Show, from the records below, all lines that contain the word "above".

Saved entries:
* * * * * * *

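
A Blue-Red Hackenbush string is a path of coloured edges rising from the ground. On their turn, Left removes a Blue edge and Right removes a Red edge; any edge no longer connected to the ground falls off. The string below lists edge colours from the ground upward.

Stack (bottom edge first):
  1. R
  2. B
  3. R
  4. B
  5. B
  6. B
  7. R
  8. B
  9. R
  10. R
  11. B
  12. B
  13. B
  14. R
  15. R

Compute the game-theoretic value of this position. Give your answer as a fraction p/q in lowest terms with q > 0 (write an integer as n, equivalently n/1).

-8903/16384

1 of 15 · R · max L −∞ · min R 0 = -1
2 of 15 · RB · max L -1 · min R 0 = -1/2
3 of 15 · RBR · max L -1 · min R -1/2 = -3/4
4 of 15 · RBRB · max L -3/4 · min R -1/2 = -5/8
5 of 15 · RBRBB · max L -5/8 · min R -1/2 = -9/16
6 of 15 · RBRBBB · max L -9/16 · min R -1/2 = -17/32
7 of 15 · RBRBBBR · max L -9/16 · min R -17/32 = -35/64
8 of 15 · RBRBBBRB · max L -35/64 · min R -17/32 = -69/128
9 of 15 · RBRBBBRBR · max L -35/64 · min R -69/128 = -139/256
10 of 15 · RBRBBBRBRR · max L -35/64 · min R -139/256 = -279/512
11 of 15 · RBRBBBRBRRB · max L -279/512 · min R -139/256 = -557/1024
12 of 15 · RBRBBBRBRRBB · max L -557/1024 · min R -139/256 = -1113/2048
13 of 15 · RBRBBBRBRRBBB · max L -1113/2048 · min R -139/256 = -2225/4096
14 of 15 · RBRBBBRBRRBBBR · max L -1113/2048 · min R -2225/4096 = -4451/8192
15 of 15 · RBRBBBRBRRBBBRR · max L -1113/2048 · min R -4451/8192 = -8903/16384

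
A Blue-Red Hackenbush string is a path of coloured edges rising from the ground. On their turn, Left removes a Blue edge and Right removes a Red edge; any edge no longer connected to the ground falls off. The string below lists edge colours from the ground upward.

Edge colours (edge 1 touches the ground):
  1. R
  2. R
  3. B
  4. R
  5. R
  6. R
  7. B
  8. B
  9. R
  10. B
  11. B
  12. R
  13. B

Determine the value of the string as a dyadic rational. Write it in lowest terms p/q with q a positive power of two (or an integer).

R: Left { (no moves) }, Right { 0 } => simplest -1
RR: Left { (no moves) }, Right { -1,0 } => simplest -2
RRB: Left { -2 }, Right { -1,0 } => simplest -3/2
RRBR: Left { -2 }, Right { -3/2,-1,0 } => simplest -7/4
RRBRR: Left { -2 }, Right { -7/4,-3/2,-1,0 } => simplest -15/8
RRBRRR: Left { -2 }, Right { -15/8,-7/4,-3/2,-1,0 } => simplest -31/16
RRBRRRB: Left { -2,-31/16 }, Right { -15/8,-7/4,-3/2,-1,0 } => simplest -61/32
RRBRRRBB: Left { -2,-31/16,-61/32 }, Right { -15/8,-7/4,-3/2,-1,0 } => simplest -121/64
RRBRRRBBR: Left { -2,-31/16,-61/32 }, Right { -121/64,-15/8,-7/4,-3/2,-1,0 } => simplest -243/128
RRBRRRBBRB: Left { -2,-31/16,-61/32,-243/128 }, Right { -121/64,-15/8,-7/4,-3/2,-1,0 } => simplest -485/256
RRBRRRBBRBB: Left { -2,-31/16,-61/32,-243/128,-485/256 }, Right { -121/64,-15/8,-7/4,-3/2,-1,0 } => simplest -969/512
RRBRRRBBRBBR: Left { -2,-31/16,-61/32,-243/128,-485/256 }, Right { -969/512,-121/64,-15/8,-7/4,-3/2,-1,0 } => simplest -1939/1024
RRBRRRBBRBBRB: Left { -2,-31/16,-61/32,-243/128,-485/256,-1939/1024 }, Right { -969/512,-121/64,-15/8,-7/4,-3/2,-1,0 } => simplest -3877/2048

-3877/2048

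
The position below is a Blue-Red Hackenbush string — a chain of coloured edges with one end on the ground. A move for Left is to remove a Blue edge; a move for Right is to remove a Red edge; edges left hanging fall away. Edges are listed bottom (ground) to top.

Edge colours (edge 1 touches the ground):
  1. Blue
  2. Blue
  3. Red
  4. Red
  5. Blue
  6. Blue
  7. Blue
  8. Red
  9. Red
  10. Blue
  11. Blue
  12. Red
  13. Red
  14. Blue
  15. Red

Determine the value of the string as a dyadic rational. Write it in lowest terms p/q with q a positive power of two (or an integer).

Prefix values for Blue Blue Red Red Blue Blue Blue Red Red Blue Blue Red Red Blue Red via {L|R} + simplicity:
1 of 15 · B · max L 0 · min R +∞ => 1
2 of 15 · BB · max L 1 · min R +∞ => 2
3 of 15 · BBR · max L 1 · min R 2 => 3/2
4 of 15 · BBRR · max L 1 · min R 3/2 => 5/4
5 of 15 · BBRRB · max L 5/4 · min R 3/2 => 11/8
6 of 15 · BBRRBB · max L 11/8 · min R 3/2 => 23/16
7 of 15 · BBRRBBB · max L 23/16 · min R 3/2 => 47/32
8 of 15 · BBRRBBBR · max L 23/16 · min R 47/32 => 93/64
9 of 15 · BBRRBBBRR · max L 23/16 · min R 93/64 => 185/128
10 of 15 · BBRRBBBRRB · max L 185/128 · min R 93/64 => 371/256
11 of 15 · BBRRBBBRRBB · max L 371/256 · min R 93/64 => 743/512
12 of 15 · BBRRBBBRRBBR · max L 371/256 · min R 743/512 => 1485/1024
13 of 15 · BBRRBBBRRBBRR · max L 371/256 · min R 1485/1024 => 2969/2048
14 of 15 · BBRRBBBRRBBRRB · max L 2969/2048 · min R 1485/1024 => 5939/4096
15 of 15 · BBRRBBBRRBBRRBR · max L 2969/2048 · min R 5939/4096 => 11877/8192

11877/8192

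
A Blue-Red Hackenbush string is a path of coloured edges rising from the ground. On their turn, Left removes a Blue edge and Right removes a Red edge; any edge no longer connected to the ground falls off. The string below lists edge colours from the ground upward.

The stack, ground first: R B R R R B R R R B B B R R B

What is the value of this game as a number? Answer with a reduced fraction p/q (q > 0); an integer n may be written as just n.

-15245/16384

Build v(s[:k]) for k = 1..15, string s = R B R R R B R R R B B B R R B.
v_1 [R]  L=[]  R=[0]  → -1
v_2 [RB]  L=[-1]  R=[0]  → -1/2
v_3 [RBR]  L=[-1]  R=[-1/2 0]  → -3/4
v_4 [RBRR]  L=[-1]  R=[-3/4 -1/2 0]  → -7/8
v_5 [RBRRR]  L=[-1]  R=[-7/8 -3/4 -1/2 0]  → -15/16
v_6 [RBRRRB]  L=[-1 -15/16]  R=[-7/8 -3/4 -1/2 0]  → -29/32
v_7 [RBRRRBR]  L=[-1 -15/16]  R=[-29/32 -7/8 -3/4 -1/2 0]  → -59/64
v_8 [RBRRRBRR]  L=[-1 -15/16]  R=[-59/64 -29/32 -7/8 -3/4 -1/2 0]  → -119/128
v_9 [RBRRRBRRR]  L=[-1 -15/16]  R=[-119/128 -59/64 -29/32 -7/8 -3/4 -1/2 0]  → -239/256
v_10 [RBRRRBRRRB]  L=[-1 -15/16 -239/256]  R=[-119/128 -59/64 -29/32 -7/8 -3/4 -1/2 0]  → -477/512
v_11 [RBRRRBRRRBB]  L=[-1 -15/16 -239/256 -477/512]  R=[-119/128 -59/64 -29/32 -7/8 -3/4 -1/2 0]  → -953/1024
v_12 [RBRRRBRRRBBB]  L=[-1 -15/16 -239/256 -477/512 -953/1024]  R=[-119/128 -59/64 -29/32 -7/8 -3/4 -1/2 0]  → -1905/2048
v_13 [RBRRRBRRRBBBR]  L=[-1 -15/16 -239/256 -477/512 -953/1024]  R=[-1905/2048 -119/128 -59/64 -29/32 -7/8 -3/4 -1/2 0]  → -3811/4096
v_14 [RBRRRBRRRBBBRR]  L=[-1 -15/16 -239/256 -477/512 -953/1024]  R=[-3811/4096 -1905/2048 -119/128 -59/64 -29/32 -7/8 -3/4 -1/2 0]  → -7623/8192
v_15 [RBRRRBRRRBBBRRB]  L=[-1 -15/16 -239/256 -477/512 -953/1024 -7623/8192]  R=[-3811/4096 -1905/2048 -119/128 -59/64 -29/32 -7/8 -3/4 -1/2 0]  → -15245/16384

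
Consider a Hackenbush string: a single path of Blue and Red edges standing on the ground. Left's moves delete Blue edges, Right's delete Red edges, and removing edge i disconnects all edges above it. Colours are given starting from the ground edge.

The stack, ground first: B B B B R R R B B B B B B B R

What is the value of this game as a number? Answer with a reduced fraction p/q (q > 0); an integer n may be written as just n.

value(B) = { 0 | (no moves) } — 1
value(BB) = { 0; 1 | (no moves) } — 2
value(BBB) = { 0; 1; 2 | (no moves) } — 3
value(BBBB) = { 0; 1; 2; 3 | (no moves) } — 4
value(BBBBR) = { 0; 1; 2; 3 | 4 } — 7/2
value(BBBBRR) = { 0; 1; 2; 3 | 7/2; 4 } — 13/4
value(BBBBRRR) = { 0; 1; 2; 3 | 13/4; 7/2; 4 } — 25/8
value(BBBBRRRB) = { 0; 1; 2; 3; 25/8 | 13/4; 7/2; 4 } — 51/16
value(BBBBRRRBB) = { 0; 1; 2; 3; 25/8; 51/16 | 13/4; 7/2; 4 } — 103/32
value(BBBBRRRBBB) = { 0; 1; 2; 3; 25/8; 51/16; 103/32 | 13/4; 7/2; 4 } — 207/64
value(BBBBRRRBBBB) = { 0; 1; 2; 3; 25/8; 51/16; 103/32; 207/64 | 13/4; 7/2; 4 } — 415/128
value(BBBBRRRBBBBB) = { 0; 1; 2; 3; 25/8; 51/16; 103/32; 207/64; 415/128 | 13/4; 7/2; 4 } — 831/256
value(BBBBRRRBBBBBB) = { 0; 1; 2; 3; 25/8; 51/16; 103/32; 207/64; 415/128; 831/256 | 13/4; 7/2; 4 } — 1663/512
value(BBBBRRRBBBBBBB) = { 0; 1; 2; 3; 25/8; 51/16; 103/32; 207/64; 415/128; 831/256; 1663/512 | 13/4; 7/2; 4 } — 3327/1024
value(BBBBRRRBBBBBBBR) = { 0; 1; 2; 3; 25/8; 51/16; 103/32; 207/64; 415/128; 831/256; 1663/512 | 3327/1024; 13/4; 7/2; 4 } — 6653/2048

6653/2048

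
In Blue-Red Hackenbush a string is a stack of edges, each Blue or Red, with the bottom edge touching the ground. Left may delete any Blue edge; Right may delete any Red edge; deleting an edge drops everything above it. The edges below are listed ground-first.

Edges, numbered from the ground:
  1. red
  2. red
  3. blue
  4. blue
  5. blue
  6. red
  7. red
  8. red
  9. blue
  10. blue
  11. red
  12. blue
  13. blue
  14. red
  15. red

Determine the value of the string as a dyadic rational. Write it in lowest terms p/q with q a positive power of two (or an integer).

G_1 [r]  L=[(no moves)]  R=[0]  → -1
G_2 [rr]  L=[(no moves)]  R=[-1,0]  → -2
G_3 [rrb]  L=[-2]  R=[-1,0]  → -3/2
G_4 [rrbb]  L=[-2,-3/2]  R=[-1,0]  → -5/4
G_5 [rrbbb]  L=[-2,-3/2,-5/4]  R=[-1,0]  → -9/8
G_6 [rrbbbr]  L=[-2,-3/2,-5/4]  R=[-9/8,-1,0]  → -19/16
G_7 [rrbbbrr]  L=[-2,-3/2,-5/4]  R=[-19/16,-9/8,-1,0]  → -39/32
G_8 [rrbbbrrr]  L=[-2,-3/2,-5/4]  R=[-39/32,-19/16,-9/8,-1,0]  → -79/64
G_9 [rrbbbrrrb]  L=[-2,-3/2,-5/4,-79/64]  R=[-39/32,-19/16,-9/8,-1,0]  → -157/128
G_10 [rrbbbrrrbb]  L=[-2,-3/2,-5/4,-79/64,-157/128]  R=[-39/32,-19/16,-9/8,-1,0]  → -313/256
G_11 [rrbbbrrrbbr]  L=[-2,-3/2,-5/4,-79/64,-157/128]  R=[-313/256,-39/32,-19/16,-9/8,-1,0]  → -627/512
G_12 [rrbbbrrrbbrb]  L=[-2,-3/2,-5/4,-79/64,-157/128,-627/512]  R=[-313/256,-39/32,-19/16,-9/8,-1,0]  → -1253/1024
G_13 [rrbbbrrrbbrbb]  L=[-2,-3/2,-5/4,-79/64,-157/128,-627/512,-1253/1024]  R=[-313/256,-39/32,-19/16,-9/8,-1,0]  → -2505/2048
G_14 [rrbbbrrrbbrbbr]  L=[-2,-3/2,-5/4,-79/64,-157/128,-627/512,-1253/1024]  R=[-2505/2048,-313/256,-39/32,-19/16,-9/8,-1,0]  → -5011/4096
G_15 [rrbbbrrrbbrbbrr]  L=[-2,-3/2,-5/4,-79/64,-157/128,-627/512,-1253/1024]  R=[-5011/4096,-2505/2048,-313/256,-39/32,-19/16,-9/8,-1,0]  → -10023/8192

-10023/8192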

* * * * * * *

● Result below:
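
Consider a Hackenbush string: a single path of Blue and Red edges standing on the ground. Left's moves delete Blue edges, Right's delete Red edges, and removing edge i disconnects all edges above it. Colours are given starting from the ground edge.
In Blue-Red Hackenbush a string is a stack of edges, each Blue or Red, with the bottom edge touching the ground. Left may delete any Blue edge; Right may delete any Red edge; deleting an edge drops everything above it. The edges below are listed ground-first.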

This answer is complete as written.